◆ **Exercise inputs**
○ ○ ○ ○
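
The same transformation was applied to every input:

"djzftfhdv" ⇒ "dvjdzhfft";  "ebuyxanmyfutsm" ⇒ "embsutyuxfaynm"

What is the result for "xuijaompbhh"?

The pattern: take characters alternately from the front and the back (1st, last, 2nd, 2nd-last, ...).
"xuijaompbhh" → "xhuhibjpamo".

xhuhibjpamo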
○ ○ ○ ○
◆ **Work request**
Your answer should consist of the material above, written out word for word.

◆ **Your solution**
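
The same transformation was applied to every input:

"djzftfhdv" ⇒ "dvjdzhfft";  "ebuyxanmyfutsm" ⇒ "embsutyuxfaynm"

What is the result for "xuijaompbhh"?

The pattern: take characters alternately from the front and the back (1st, last, 2nd, 2nd-last, ...).
"xuijaompbhh" → "xhuhibjpamo".

xhuhibjpamo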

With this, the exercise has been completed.